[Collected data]
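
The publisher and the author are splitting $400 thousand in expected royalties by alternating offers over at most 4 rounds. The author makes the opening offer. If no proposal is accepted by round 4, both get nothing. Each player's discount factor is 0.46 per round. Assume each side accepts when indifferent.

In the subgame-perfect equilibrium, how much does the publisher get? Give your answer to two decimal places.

138.29

Round 4 (the publisher proposes): the author will accept anything ≥ 0, so the publisher offers 0 and keeps 400.
Round 3 (the author proposes): the publisher can get 400 next round, worth 0.46 × 400 = 184 now, so the author offers 184, keeping 216.
Round 2 (the publisher proposes): the author can get 216 next round, worth 0.46 × 216 = 99.36 now, so the publisher offers 99.36, keeping 300.64.
Round 1 (the author proposes): the publisher can get 300.64 next round, worth 0.46 × 300.64 = 138.2944 now, so the author offers 138.2944, keeping 261.7056.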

** TO DO **
Every line from the one containing "In the subgame-perfect" through the final line of the data above is to be restated word for word, and nothing more.

** ANSWER TO THE PROBLEM **
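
In the subgame-perfect equilibrium, how much does the publisher get? Give your answer to two decimal places.

138.29

Round 4 (the publisher proposes): the author will accept anything ≥ 0, so the publisher offers 0 and keeps 400.
Round 3 (the author proposes): the publisher can get 400 next round, worth 0.46 × 400 = 184 now, so the author offers 184, keeping 216.
Round 2 (the publisher proposes): the author can get 216 next round, worth 0.46 × 216 = 99.36 now, so the publisher offers 99.36, keeping 300.64.
Round 1 (the author proposes): the publisher can get 300.64 next round, worth 0.46 × 300.64 = 138.2944 now, so the author offers 138.2944, keeping 261.7056.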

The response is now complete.